▶ [EXERCISE BRIEF]
Line count for "Function": tally the lines of the records below that contain it, and give only that number.
━━━━━ DATA FOR THIS TASK ━━━━━
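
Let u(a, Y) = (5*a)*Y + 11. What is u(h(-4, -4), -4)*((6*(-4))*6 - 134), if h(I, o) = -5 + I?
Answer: -53098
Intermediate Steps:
u(a, Y) = 11 + 5*Y*a (u(a, Y) = 5*Y*a + 11 = 11 + 5*Y*a)
u(h(-4, -4), -4)*((6*(-4))*6 - 134) = (11 + 5*(-4)*(-5 - 4))*((6*(-4))*6 - 134) = (11 + 5*(-4)*(-9))*(-24*6 - 134) = (11 + 180)*(-144 - 134) = 191*(-278) = -53098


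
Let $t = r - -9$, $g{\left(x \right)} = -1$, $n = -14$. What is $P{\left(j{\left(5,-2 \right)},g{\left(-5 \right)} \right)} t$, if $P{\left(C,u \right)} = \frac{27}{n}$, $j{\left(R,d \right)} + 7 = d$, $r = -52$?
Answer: $\frac{1161}{14} \approx 82.929$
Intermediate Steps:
$j{\left(R,d \right)} = -7 + d$
$P{\left(C,u \right)} = - \frac{27}{14}$ ($P{\left(C,u \right)} = \frac{27}{-14} = 27 \left(- \frac{1}{14}\right) = - \frac{27}{14}$)
$t = -43$ ($t = -52 - -9 = -52 + 9 = -43$)
$P{\left(j{\left(5,-2 \right)},g{\left(-5 \right)} \right)} t = \left(- \frac{27}{14}\right) \left(-43\right) = \frac{1161}{14}$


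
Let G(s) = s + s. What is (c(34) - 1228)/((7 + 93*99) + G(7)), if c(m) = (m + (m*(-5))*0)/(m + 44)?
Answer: -47875/359892 ≈ -0.13303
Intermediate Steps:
c(m) = m/(44 + m) (c(m) = (m - 5*m*0)/(44 + m) = (m + 0)/(44 + m) = m/(44 + m))
G(s) = 2*s
(c(34) - 1228)/((7 + 93*99) + G(7)) = (34/(44 + 34) - 1228)/((7 + 93*99) + 2*7) = (34/78 - 1228)/((7 + 9207) + 14) = (34*(1/78) - 1228)/(9214 + 14) = (17/39 - 1228)/9228 = -47875/39*1/9228 = -47875/359892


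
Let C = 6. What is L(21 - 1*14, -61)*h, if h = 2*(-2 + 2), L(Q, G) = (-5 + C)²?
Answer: 0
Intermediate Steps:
L(Q, G) = 1 (L(Q, G) = (-5 + 6)² = 1² = 1)
h = 0 (h = 2*0 = 0)
L(21 - 1*14, -61)*h = 1*0 = 0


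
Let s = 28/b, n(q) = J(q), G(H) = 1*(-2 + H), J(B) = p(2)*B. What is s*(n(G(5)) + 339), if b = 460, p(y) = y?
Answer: 21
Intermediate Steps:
J(B) = 2*B
G(H) = -2 + H
n(q) = 2*q
s = 7/115 (s = 28/460 = 28*(1/460) = 7/115 ≈ 0.060870)
s*(n(G(5)) + 339) = 7*(2*(-2 + 5) + 339)/115 = 7*(2*3 + 339)/115 = 7*(6 + 339)/115 = (7/115)*345 = 21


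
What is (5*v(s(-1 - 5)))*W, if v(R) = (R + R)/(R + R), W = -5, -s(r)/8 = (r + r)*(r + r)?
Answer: -25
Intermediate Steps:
s(r) = -32*r² (s(r) = -8*(r + r)*(r + r) = -8*2*r*2*r = -32*r²)
v(R) = 1 (v(R) = (2*R)/((2*R)) = (2*R)*(1/(2*R)) = 1)
(5*v(s(-1 - 5)))*W = (5*1)*(-5) = 5*(-5) = -25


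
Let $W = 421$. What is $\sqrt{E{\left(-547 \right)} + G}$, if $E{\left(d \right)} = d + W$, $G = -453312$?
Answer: $27 i \sqrt{622} \approx 673.38 i$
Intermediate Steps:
$E{\left(d \right)} = 421 + d$ ($E{\left(d \right)} = d + 421 = 421 + d$)
$\sqrt{E{\left(-547 \right)} + G} = \sqrt{\left(421 - 547\right) - 453312} = \sqrt{-126 - 453312} = \sqrt{-453438} = 27 i \sqrt{622}$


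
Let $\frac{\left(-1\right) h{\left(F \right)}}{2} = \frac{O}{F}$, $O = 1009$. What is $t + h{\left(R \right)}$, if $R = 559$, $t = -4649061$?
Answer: $- \frac{2598827117}{559} \approx -4.6491 \cdot 10^{6}$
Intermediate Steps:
$h{\left(F \right)} = - \frac{2018}{F}$ ($h{\left(F \right)} = - 2 \frac{1009}{F} = - \frac{2018}{F}$)
$t + h{\left(R \right)} = -4649061 - \frac{2018}{559} = - \frac{2598827117}{559}$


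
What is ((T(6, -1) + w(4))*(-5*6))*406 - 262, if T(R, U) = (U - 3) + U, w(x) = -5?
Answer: 121538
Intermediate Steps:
T(R, U) = -3 + 2*U (T(R, U) = (-3 + U) + U = -3 + 2*U)
((T(6, -1) + w(4))*(-5*6))*406 - 262 = (((-3 + 2*(-1)) - 5)*(-5*6))*406 - 262 = (((-3 - 2) - 5)*(-30))*406 - 262 = ((-5 - 5)*(-30))*406 - 262 = -10*(-30)*406 - 262 = 300*406 - 262 = 121800 - 262 = 121538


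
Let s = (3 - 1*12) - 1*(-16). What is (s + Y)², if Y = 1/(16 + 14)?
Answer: 44521/900 ≈ 49.468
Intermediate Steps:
s = 7 (s = (3 - 12) + 16 = -9 + 16 = 7)
Y = 1/30 ≈ 0.033333
(s + Y)² = (7 + 1/30)² = (211/30)² = 44521/900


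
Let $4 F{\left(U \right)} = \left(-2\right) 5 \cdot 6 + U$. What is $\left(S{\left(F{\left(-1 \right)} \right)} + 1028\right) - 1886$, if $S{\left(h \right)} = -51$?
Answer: $-909$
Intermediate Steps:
$F{\left(U \right)} = -15 + \frac{U}{4}$ ($F{\left(U \right)} = \frac{\left(-2\right) 5 \cdot 6 + U}{4} = \frac{\left(-10\right) 6 + U}{4} = \frac{-60 + U}{4} = -15 + \frac{U}{4}$)
$\left(S{\left(F{\left(-1 \right)} \right)} + 1028\right) - 1886 = \left(-51 + 1028\right) - 1886 = 977 - 1886 = -909$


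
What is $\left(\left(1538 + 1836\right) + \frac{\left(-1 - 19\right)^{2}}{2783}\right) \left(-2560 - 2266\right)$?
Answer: $- \frac{45317307892}{2783} \approx -1.6284 \cdot 10^{7}$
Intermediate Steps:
$\left(\left(1538 + 1836\right) + \frac{\left(-1 - 19\right)^{2}}{2783}\right) \left(-2560 - 2266\right) = \left(3374 + \left(-20\right)^{2} \cdot \frac{1}{2783}\right) \left(-4826\right) = \left(3374 + 400 \cdot \frac{1}{2783}\right) \left(-4826\right) = \left(3374 + \frac{400}{2783}\right) \left(-4826\right) = \frac{9390242}{2783} \left(-4826\right) = - \frac{45317307892}{2783}$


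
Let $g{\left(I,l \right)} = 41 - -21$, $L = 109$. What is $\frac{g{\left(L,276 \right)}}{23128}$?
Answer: $\frac{31}{11564} \approx 0.0026807$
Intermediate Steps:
$g{\left(I,l \right)} = 62$ ($g{\left(I,l \right)} = 41 + 21 = 62$)
$\frac{g{\left(L,276 \right)}}{23128} = \frac{62}{23128} = 62 \cdot \frac{1}{23128} = \frac{31}{11564}$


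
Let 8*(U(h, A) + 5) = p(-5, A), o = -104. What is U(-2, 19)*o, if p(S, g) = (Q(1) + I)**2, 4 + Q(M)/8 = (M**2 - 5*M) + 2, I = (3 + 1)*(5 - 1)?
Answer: -12792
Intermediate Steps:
I = 16 (I = 4*4 = 16)
Q(M) = -16 - 40*M + 8*M**2 (Q(M) = -32 + 8*((M**2 - 5*M) + 2) = -32 + 8*(2 + M**2 - 5*M) = -32 + (16 - 40*M + 8*M**2) = -16 - 40*M + 8*M**2)
p(S, g) = 1024 (p(S, g) = ((-16 - 40*1 + 8*1**2) + 16)**2 = ((-16 - 40 + 8*1) + 16)**2 = ((-16 - 40 + 8) + 16)**2 = (-48 + 16)**2 = (-32)**2 = 1024)
U(h, A) = 123 (U(h, A) = -5 + (1/8)*1024 = -5 + 128 = 123)
U(-2, 19)*o = 123*(-104) = -12792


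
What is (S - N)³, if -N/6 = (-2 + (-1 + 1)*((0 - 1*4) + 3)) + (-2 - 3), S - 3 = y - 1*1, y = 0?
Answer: -64000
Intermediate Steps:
S = 2 (S = 3 + (0 - 1*1) = 3 + (0 - 1) = 3 - 1 = 2)
N = 42 (N = -6*((-2 + (-1 + 1)*((0 - 1*4) + 3)) + (-2 - 3)) = -6*((-2 + 0*((0 - 4) + 3)) - 5) = -6*((-2 + 0*(-4 + 3)) - 5) = -6*((-2 + 0*(-1)) - 5) = -6*((-2 + 0) - 5) = -6*(-2 - 5) = -6*(-7) = 42)
(S - N)³ = (2 - 1*42)³ = (2 - 42)³ = (-40)³ = -64000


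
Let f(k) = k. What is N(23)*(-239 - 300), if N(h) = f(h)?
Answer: -12397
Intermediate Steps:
N(h) = h
N(23)*(-239 - 300) = 23*(-239 - 300) = 23*(-539) = -12397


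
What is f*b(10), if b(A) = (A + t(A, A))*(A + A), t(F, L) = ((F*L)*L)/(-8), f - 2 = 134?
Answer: -312800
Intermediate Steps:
f = 136 (f = 2 + 134 = 136)
t(F, L) = -F*L**2/8 (t(F, L) = (F*L**2)*(-1/8) = -F*L**2/8)
b(A) = 2*A*(A - A**3/8) (b(A) = (A - A*A**2/8)*(A + A) = (A - A**3/8)*(2*A) = 2*A*(A - A**3/8))
f*b(10) = 136*((1/4)*10**2*(8 - 1*10**2)) = 136*((1/4)*100*(8 - 1*100)) = 136*((1/4)*100*(8 - 100)) = 136*((1/4)*100*(-92)) = 136*(-2300) = -312800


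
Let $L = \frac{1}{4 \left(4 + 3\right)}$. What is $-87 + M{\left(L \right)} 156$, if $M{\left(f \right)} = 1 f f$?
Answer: $- \frac{17013}{196} \approx -86.801$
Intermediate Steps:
$L = \frac{1}{28}$ ($L = \frac{1}{4 \cdot 7} = \frac{1}{28} \approx 0.035714$)
$M{\left(f \right)} = f^{2}$ ($M{\left(f \right)} = f f = f^{2}$)
$-87 + M{\left(L \right)} 156 = -87 + \left(\frac{1}{28}\right)^{2} \cdot 156 = -87 + \frac{1}{784} \cdot 156 = -87 + \frac{39}{196} = - \frac{17013}{196}$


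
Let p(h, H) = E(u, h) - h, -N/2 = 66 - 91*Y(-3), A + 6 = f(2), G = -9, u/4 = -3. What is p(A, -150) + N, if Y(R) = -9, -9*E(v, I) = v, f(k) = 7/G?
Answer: -15857/9 ≈ -1761.9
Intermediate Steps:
u = -12 (u = 4*(-3) = -12)
f(k) = -7/9 (f(k) = 7/(-9) = 7*(-1/9) = -7/9)
E(v, I) = -v/9
A = -61/9 (A = -6 - 7/9 = -61/9 ≈ -6.7778)
N = -1770 (N = -2*(66 - 91*(-9)) = -2*(66 + 819) = -2*885 = -1770)
p(h, H) = 4/3 - h (p(h, H) = -1/9*(-12) - h = 4/3 - h)
p(A, -150) + N = (4/3 - 1*(-61/9)) - 1770 = (4/3 + 61/9) - 1770 = 73/9 - 1770 = -15857/9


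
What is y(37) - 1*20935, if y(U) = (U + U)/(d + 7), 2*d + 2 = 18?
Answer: -313951/15 ≈ -20930.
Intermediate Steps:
d = 8 (d = -1 + (1/2)*18 = -1 + 9 = 8)
y(U) = 2*U/15 (y(U) = (U + U)/(8 + 7) = (2*U)/15 = (2*U)*(1/15) = 2*U/15)
y(37) - 1*20935 = (2/15)*37 - 1*20935 = 74/15 - 20935 = -313951/15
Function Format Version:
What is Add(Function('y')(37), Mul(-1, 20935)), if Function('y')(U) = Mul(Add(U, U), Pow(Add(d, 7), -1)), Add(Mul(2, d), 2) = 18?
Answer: Rational(-313951, 15) ≈ -20930.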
━━━━━
▶ [TASK RESPONSE]
2